**The problem**
Please repeat, from the entries that follow, the lines from the one containing "- tell(): returns" through the one containing "11. read(4)" exactly, adding nothing.

**Information**
○ ○ ○

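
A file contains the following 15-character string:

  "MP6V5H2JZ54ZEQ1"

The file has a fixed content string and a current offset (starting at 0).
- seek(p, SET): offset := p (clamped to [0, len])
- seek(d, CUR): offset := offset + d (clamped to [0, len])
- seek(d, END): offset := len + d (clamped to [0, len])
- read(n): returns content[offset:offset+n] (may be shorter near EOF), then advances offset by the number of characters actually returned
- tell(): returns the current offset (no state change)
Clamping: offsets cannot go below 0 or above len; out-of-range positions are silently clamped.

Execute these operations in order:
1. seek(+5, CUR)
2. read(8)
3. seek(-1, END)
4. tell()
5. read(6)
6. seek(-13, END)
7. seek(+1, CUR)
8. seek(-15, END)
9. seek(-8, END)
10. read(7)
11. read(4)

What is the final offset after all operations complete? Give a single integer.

Answer: 15

Derivation:
After 1 (seek(+5, CUR)): offset=5
After 2 (read(8)): returned 'H2JZ54ZE', offset=13
After 3 (seek(-1, END)): offset=14
After 4 (tell()): offset=14
After 5 (read(6)): returned '1', offset=15
After 6 (seek(-13, END)): offset=2
After 7 (seek(+1, CUR)): offset=3
After 8 (seek(-15, END)): offset=0
After 9 (seek(-8, END)): offset=7
After 10 (read(7)): returned 'JZ54ZEQ', offset=14
After 11 (read(4)): returned '1', offset=15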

○ ○ ○

**Reply**
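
- tell(): returns the current offset (no state change)
Clamping: offsets cannot go below 0 or above len; out-of-range positions are silently clamped.

Execute these operations in order:
1. seek(+5, CUR)
2. read(8)
3. seek(-1, END)
4. tell()
5. read(6)
6. seek(-13, END)
7. seek(+1, CUR)
8. seek(-15, END)
9. seek(-8, END)
10. read(7)
11. read(4)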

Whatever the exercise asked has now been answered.